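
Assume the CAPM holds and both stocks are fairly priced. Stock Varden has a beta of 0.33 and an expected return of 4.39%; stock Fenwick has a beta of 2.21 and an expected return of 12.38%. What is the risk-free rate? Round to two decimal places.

2.99%

Both satisfy E(R) = R_f + β·MRP, so the slope of the SML is
MRP = (12.38% − 4.39%) / (2.21 − 0.33) = 7.99% / 1.88 = 4.2500%
R_f = E(R_Varden) − β_Varden·MRP = 4.39% − 0.33 × 4.2500% = 2.9875%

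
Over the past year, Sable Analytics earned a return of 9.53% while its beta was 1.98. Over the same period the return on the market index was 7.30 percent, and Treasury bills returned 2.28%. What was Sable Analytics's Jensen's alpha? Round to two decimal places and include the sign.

-2.69%

Market excess return = 7.30% − 2.28% = 5.02%
CAPM benchmark = R_f + β(R_m − R_f) = 2.28% + 1.98 × 5.02% = 12.2196%
α = actual − benchmark = 9.53% − 12.2196% = -2.69%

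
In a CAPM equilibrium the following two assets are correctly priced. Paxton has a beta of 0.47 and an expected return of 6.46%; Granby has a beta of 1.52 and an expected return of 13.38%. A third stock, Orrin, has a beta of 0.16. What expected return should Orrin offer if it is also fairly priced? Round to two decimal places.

4.42%

MRP (SML slope) = (13.38% − 6.46%) / (1.52 − 0.47) = 6.92% / 1.05 = 6.5905%
R_f (intercept) = 6.46% − 0.47 × 6.5905% = 3.3625%
E(R_Orrin) = R_f + β × MRP = 3.3625% + 0.16 × 6.5905% = 4.42%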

_ _ _ _ _

### WORK ITEM:
The lines above should be duplicated exactly.

### RESULT FOR THIS TASK:
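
Assume the CAPM holds and both stocks are fairly priced. Stock Varden has a beta of 0.33 and an expected return of 4.39%; stock Fenwick has a beta of 2.21 and an expected return of 12.38%. What is the risk-free rate? Round to two decimal places.

2.99%

Both satisfy E(R) = R_f + β·MRP, so the slope of the SML is
MRP = (12.38% − 4.39%) / (2.21 − 0.33) = 7.99% / 1.88 = 4.2500%
R_f = E(R_Varden) − β_Varden·MRP = 4.39% − 0.33 × 4.2500% = 2.9875%

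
Over the past year, Sable Analytics earned a return of 9.53% while its beta was 1.98. Over the same period the return on the market index was 7.30 percent, and Treasury bills returned 2.28%. What was Sable Analytics's Jensen's alpha? Round to two decimal places and include the sign.

-2.69%

Market excess return = 7.30% − 2.28% = 5.02%
CAPM benchmark = R_f + β(R_m − R_f) = 2.28% + 1.98 × 5.02% = 12.2196%
α = actual − benchmark = 9.53% − 12.2196% = -2.69%

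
In a CAPM equilibrium the following two assets are correctly priced. Paxton has a beta of 0.47 and an expected return of 6.46%; Granby has a beta of 1.52 and an expected return of 13.38%. A third stock, Orrin, has a beta of 0.16. What expected return should Orrin offer if it is also fairly priced? Round to two decimal places.

4.42%

MRP (SML slope) = (13.38% − 6.46%) / (1.52 − 0.47) = 6.92% / 1.05 = 6.5905%
R_f (intercept) = 6.46% − 0.47 × 6.5905% = 3.3625%
E(R_Orrin) = R_f + β × MRP = 3.3625% + 0.16 × 6.5905% = 4.42%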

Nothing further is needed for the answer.